━━ RECORDS
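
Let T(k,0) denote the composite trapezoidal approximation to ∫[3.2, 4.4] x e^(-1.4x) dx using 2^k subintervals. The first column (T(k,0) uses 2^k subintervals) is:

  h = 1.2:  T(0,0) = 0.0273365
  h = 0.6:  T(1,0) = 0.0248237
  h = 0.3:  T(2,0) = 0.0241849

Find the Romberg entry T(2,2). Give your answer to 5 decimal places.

T(1,1) = (4·0.0248237 − 0.0273365) / 3 = 0.0239861
T(2,1) = (4·0.0241849 − 0.0248237) / 3 = 0.0239720
T(2,2) = 0.0239720 + (0.0239720 − 0.0239861)/15 = 0.0239711

0.02397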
━━━━
* PROBLEM STATEMENT *
All entries above should be duplicated exactly, none omitted.

* FINISHED TASK *
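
Let T(k,0) denote the composite trapezoidal approximation to ∫[3.2, 4.4] x e^(-1.4x) dx using 2^k subintervals. The first column (T(k,0) uses 2^k subintervals) is:

  h = 1.2:  T(0,0) = 0.0273365
  h = 0.6:  T(1,0) = 0.0248237
  h = 0.3:  T(2,0) = 0.0241849

Find the Romberg entry T(2,2). Give your answer to 5 decimal places.

T(1,1) = (4·0.0248237 − 0.0273365) / 3 = 0.0239861
T(2,1) = (4·0.0241849 − 0.0248237) / 3 = 0.0239720
T(2,2) = 0.0239720 + (0.0239720 − 0.0239861)/15 = 0.0239711

0.02397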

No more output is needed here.